§ **TASK BRIEF**
An exact copy of the lines from the one containing "For a Beta random" through the final line of the records is the only acceptable answer.

§ **DATA SHOWN**
════════════════════

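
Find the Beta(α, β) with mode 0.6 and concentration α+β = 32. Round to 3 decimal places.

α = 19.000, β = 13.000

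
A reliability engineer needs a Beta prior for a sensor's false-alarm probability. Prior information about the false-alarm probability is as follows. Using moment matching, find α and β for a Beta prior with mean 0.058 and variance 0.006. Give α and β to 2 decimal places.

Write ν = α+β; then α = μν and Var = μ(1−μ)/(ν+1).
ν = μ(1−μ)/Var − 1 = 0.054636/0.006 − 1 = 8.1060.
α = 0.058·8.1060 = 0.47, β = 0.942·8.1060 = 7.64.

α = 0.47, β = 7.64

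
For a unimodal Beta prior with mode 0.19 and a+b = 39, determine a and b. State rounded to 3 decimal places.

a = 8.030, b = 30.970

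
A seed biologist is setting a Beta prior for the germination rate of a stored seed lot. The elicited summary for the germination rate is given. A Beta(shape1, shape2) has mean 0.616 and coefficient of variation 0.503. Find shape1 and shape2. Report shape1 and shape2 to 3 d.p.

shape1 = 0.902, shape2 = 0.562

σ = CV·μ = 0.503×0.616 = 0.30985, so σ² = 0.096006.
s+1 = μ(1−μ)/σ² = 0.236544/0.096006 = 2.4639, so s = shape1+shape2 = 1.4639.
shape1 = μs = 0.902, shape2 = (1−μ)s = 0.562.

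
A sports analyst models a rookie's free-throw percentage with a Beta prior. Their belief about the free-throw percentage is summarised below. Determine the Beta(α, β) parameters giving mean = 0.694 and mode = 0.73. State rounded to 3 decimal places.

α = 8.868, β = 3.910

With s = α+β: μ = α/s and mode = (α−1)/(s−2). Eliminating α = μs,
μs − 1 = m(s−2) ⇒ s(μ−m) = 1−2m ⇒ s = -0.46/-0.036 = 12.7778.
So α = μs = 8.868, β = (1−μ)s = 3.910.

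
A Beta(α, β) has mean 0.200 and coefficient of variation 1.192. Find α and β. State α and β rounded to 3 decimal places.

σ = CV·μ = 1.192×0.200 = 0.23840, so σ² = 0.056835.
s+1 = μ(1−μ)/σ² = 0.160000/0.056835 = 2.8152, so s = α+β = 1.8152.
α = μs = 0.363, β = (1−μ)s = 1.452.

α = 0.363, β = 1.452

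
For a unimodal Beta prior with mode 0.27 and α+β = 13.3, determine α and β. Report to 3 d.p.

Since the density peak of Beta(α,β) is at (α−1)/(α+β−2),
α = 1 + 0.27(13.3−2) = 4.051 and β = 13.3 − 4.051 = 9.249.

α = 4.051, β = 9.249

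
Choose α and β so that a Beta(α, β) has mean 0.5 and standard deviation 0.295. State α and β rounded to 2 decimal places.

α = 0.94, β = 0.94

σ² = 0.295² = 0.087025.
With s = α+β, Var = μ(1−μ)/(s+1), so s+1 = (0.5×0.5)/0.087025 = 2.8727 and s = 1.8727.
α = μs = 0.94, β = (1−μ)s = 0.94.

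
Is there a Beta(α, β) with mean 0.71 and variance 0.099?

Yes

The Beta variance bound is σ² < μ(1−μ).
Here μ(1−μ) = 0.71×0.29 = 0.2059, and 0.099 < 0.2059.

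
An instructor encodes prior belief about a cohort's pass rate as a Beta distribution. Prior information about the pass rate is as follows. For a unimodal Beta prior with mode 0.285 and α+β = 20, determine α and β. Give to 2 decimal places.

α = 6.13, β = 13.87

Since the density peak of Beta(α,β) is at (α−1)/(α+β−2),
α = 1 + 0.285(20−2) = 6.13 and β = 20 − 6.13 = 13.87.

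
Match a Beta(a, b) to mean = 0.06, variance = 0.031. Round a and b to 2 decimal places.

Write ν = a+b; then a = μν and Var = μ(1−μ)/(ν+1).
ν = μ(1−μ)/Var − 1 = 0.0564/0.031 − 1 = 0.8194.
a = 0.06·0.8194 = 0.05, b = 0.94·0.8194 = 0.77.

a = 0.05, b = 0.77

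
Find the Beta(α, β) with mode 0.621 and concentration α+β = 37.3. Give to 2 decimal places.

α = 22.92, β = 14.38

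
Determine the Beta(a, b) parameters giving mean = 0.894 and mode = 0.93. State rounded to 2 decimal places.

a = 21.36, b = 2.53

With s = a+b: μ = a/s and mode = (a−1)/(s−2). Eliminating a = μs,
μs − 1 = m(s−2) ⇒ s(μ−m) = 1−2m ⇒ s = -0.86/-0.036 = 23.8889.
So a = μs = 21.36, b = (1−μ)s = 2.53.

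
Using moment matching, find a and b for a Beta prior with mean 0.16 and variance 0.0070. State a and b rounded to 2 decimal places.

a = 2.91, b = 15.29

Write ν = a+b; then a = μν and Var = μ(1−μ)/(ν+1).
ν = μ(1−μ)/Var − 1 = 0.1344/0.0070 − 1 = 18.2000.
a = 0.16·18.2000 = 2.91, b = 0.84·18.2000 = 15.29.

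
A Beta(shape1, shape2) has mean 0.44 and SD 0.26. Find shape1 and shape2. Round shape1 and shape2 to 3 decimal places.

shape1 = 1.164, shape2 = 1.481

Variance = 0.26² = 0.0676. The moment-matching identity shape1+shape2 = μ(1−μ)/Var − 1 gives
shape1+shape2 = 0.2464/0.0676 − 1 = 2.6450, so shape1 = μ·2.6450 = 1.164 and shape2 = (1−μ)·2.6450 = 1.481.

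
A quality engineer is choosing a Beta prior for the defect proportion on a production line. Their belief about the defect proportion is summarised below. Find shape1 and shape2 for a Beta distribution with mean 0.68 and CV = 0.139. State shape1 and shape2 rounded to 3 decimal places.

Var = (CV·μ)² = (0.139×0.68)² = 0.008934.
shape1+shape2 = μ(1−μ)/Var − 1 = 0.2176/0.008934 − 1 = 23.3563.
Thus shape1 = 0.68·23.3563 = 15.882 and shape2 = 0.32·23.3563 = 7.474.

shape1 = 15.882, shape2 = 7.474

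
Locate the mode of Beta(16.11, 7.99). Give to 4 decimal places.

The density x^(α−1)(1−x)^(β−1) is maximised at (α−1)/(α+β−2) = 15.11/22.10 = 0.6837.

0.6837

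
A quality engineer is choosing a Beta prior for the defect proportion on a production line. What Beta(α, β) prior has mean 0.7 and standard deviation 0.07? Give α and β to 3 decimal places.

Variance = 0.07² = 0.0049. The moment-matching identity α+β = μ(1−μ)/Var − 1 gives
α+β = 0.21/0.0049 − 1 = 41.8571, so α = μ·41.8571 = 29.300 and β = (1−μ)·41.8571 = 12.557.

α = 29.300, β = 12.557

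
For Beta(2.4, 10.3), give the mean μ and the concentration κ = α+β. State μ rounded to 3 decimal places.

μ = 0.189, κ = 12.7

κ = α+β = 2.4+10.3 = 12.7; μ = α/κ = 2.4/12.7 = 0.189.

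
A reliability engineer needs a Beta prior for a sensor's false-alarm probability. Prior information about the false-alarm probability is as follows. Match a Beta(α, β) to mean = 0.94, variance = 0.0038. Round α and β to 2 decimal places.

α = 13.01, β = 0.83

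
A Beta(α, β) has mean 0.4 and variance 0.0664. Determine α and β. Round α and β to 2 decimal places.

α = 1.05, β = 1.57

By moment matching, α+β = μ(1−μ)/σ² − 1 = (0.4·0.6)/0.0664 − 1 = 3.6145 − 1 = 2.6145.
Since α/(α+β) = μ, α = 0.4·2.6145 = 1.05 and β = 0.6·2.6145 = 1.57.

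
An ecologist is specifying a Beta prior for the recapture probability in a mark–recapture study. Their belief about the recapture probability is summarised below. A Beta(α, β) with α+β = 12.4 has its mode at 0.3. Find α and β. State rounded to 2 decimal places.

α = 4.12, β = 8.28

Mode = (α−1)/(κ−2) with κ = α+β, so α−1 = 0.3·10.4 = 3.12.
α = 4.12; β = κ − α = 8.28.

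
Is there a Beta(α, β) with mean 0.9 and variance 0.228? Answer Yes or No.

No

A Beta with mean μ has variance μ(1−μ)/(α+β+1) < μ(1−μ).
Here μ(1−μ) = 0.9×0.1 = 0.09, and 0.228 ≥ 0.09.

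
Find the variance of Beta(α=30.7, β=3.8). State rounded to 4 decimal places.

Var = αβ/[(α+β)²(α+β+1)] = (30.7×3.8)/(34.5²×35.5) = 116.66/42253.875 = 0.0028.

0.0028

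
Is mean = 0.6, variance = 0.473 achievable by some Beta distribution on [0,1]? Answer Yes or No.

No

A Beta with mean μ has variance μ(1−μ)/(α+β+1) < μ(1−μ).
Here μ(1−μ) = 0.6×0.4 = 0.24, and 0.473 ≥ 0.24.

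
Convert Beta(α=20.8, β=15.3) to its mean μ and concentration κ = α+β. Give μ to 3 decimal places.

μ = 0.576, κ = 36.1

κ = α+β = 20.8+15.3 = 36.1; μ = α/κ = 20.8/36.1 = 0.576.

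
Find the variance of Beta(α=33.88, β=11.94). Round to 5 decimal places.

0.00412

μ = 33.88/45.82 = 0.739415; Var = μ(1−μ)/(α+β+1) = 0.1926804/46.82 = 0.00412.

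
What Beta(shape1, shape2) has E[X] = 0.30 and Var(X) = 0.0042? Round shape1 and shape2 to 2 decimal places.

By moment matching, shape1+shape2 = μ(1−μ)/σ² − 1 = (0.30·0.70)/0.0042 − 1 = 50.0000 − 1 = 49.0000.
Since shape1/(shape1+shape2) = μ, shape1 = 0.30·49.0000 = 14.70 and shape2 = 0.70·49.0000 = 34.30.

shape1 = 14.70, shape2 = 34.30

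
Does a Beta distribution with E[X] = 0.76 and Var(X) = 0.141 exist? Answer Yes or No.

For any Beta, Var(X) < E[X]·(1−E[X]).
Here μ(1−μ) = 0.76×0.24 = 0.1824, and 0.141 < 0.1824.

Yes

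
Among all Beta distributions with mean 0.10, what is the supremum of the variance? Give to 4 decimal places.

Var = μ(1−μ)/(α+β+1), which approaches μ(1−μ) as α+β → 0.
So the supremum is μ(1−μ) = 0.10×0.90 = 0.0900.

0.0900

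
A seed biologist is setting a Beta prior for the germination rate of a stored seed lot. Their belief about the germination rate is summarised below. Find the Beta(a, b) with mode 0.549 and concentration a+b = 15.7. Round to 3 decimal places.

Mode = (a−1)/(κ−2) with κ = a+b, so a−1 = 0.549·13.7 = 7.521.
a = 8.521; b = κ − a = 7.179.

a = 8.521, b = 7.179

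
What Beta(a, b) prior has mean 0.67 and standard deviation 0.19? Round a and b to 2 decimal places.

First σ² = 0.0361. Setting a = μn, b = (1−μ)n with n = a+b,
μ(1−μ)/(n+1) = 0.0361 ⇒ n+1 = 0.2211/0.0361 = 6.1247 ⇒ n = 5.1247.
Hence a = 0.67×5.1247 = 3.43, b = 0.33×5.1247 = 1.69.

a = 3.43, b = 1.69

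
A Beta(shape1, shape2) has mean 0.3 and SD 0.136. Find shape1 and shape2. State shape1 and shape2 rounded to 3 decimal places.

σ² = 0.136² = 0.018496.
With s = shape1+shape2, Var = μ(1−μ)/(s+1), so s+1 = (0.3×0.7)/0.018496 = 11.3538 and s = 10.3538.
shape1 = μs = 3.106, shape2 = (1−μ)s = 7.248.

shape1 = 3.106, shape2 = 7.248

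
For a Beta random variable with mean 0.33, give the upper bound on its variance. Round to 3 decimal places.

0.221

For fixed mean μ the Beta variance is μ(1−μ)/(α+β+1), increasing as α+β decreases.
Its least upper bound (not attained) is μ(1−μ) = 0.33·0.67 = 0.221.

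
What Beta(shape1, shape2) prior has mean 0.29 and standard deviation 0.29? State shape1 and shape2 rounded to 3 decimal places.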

════════════════════

§ **RESULT BELOW**
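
For a Beta random variable with mean 0.33, give the upper bound on its variance. Round to 3 decimal places.

0.221

For fixed mean μ the Beta variance is μ(1−μ)/(α+β+1), increasing as α+β decreases.
Its least upper bound (not attained) is μ(1−μ) = 0.33·0.67 = 0.221.

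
What Beta(shape1, shape2) prior has mean 0.29 and standard deviation 0.29? State shape1 and shape2 rounded to 3 decimal places.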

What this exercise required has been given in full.